Work required
Which lines run from the line with "The *orvC* gene" through the line with "The cell is" in the entries below? Print them exactly, both ends included, and nothing more.

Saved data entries
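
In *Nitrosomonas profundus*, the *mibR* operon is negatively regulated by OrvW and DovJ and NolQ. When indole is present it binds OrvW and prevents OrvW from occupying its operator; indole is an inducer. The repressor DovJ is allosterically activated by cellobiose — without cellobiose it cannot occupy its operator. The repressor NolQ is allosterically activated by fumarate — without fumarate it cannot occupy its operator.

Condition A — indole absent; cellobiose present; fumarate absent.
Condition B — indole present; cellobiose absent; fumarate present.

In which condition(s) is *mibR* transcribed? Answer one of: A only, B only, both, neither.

neither

Condition A:
Indole is absent, so OrvW is active.
Cellobiose is present, so DovJ is active.
Fumarate is absent, so NolQ is inactive.
With repressor OrvW bound, *mibR* is not transcribed.
→ *mibR* is OFF in A.
Condition B:
Indole is present, so OrvW is inactive.
Cellobiose is absent, so DovJ is inactive.
Fumarate is present, so NolQ is active.
With repressor NolQ bound, *mibR* is not transcribed.
→ *mibR* is OFF in B.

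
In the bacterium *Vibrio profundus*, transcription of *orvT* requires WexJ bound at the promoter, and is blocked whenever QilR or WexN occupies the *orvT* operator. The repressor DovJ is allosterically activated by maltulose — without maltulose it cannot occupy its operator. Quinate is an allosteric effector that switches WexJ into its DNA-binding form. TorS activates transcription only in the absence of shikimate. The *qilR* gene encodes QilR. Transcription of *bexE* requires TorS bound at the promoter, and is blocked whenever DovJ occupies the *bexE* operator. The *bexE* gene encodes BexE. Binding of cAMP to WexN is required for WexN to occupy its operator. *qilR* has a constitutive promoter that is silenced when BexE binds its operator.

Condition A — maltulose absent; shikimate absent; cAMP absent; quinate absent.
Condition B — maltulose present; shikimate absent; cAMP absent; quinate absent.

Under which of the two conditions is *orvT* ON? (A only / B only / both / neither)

Condition A:
Maltulose is absent, so DovJ is inactive.
Shikimate is absent, so TorS is active.
No repressor is bound and TorS is active, so *bexE* is transcribed.
So BexE is produced and active.
With repressor BexE bound, *qilR* is not transcribed.
So QilR is not produced.
cAMP is absent, so WexN is inactive.
Quinate is absent, so WexJ is inactive.
Required activator WexJ is absent, so *orvT* is not transcribed.
→ *orvT* is OFF in A.
Condition B:
Maltulose is present, so DovJ is active.
Shikimate is absent, so TorS is active.
With repressor DovJ bound, *bexE* is not transcribed.
So BexE is not produced.
With no repressor bound, *qilR* is transcribed.
So QilR is produced and active.
cAMP is absent, so WexN is inactive.
Quinate is absent, so WexJ is inactive.
With repressor QilR bound, *orvT* is not transcribed.
→ *orvT* is OFF in B.

neither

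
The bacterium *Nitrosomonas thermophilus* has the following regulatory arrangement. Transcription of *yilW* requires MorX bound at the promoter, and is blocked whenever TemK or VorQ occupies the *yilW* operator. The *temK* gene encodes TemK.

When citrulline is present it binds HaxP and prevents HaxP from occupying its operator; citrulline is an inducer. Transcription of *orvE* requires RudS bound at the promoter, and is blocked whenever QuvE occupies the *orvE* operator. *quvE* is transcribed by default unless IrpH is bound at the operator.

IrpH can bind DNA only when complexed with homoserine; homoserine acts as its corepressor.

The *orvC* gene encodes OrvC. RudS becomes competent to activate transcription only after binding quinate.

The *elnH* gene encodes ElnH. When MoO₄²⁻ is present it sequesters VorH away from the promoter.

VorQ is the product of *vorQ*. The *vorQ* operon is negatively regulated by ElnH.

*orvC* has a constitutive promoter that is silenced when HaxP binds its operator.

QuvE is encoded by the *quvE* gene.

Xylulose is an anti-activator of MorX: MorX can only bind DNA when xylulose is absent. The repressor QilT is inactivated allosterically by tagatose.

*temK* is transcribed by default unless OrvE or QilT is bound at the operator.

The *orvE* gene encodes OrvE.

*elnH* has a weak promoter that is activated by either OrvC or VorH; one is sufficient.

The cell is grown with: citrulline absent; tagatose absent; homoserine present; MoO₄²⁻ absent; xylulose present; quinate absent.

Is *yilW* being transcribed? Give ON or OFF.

Xylulose is present, so MorX is inactive.
Homoserine is present, so IrpH is active.
With repressor IrpH bound, *quvE* is not transcribed.
So QuvE is not produced.
Quinate is absent, so RudS is inactive.
Required activator RudS is absent, so *orvE* is not transcribed.
So OrvE is not produced.
Tagatose is absent, so QilT is active.
With repressor QilT bound, *temK* is not transcribed.
So TemK is not produced.
Citrulline is absent, so HaxP is active.
With repressor HaxP bound, *orvC* is not transcribed.
So OrvC is not produced.
MoO₄²⁻ is absent, so VorH is active.
Activator VorH is present, so *elnH* is transcribed.
So ElnH is produced and active.
With repressor ElnH bound, *vorQ* is not transcribed.
So VorQ is not produced.
Required activator MorX is absent, so *yilW* is not transcribed.

OFF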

Output of the task
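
The *orvC* gene encodes OrvC. RudS becomes competent to activate transcription only after binding quinate.

The *elnH* gene encodes ElnH. When MoO₄²⁻ is present it sequesters VorH away from the promoter.

VorQ is the product of *vorQ*. The *vorQ* operon is negatively regulated by ElnH.

*orvC* has a constitutive promoter that is silenced when HaxP binds its operator.

QuvE is encoded by the *quvE* gene.

Xylulose is an anti-activator of MorX: MorX can only bind DNA when xylulose is absent. The repressor QilT is inactivated allosterically by tagatose.

*temK* is transcribed by default unless OrvE or QilT is bound at the operator.

The *orvE* gene encodes OrvE.

*elnH* has a weak promoter that is activated by either OrvC or VorH; one is sufficient.

The cell is grown with: citrulline absent; tagatose absent; homoserine present; MoO₄²⁻ absent; xylulose present; quinate absent.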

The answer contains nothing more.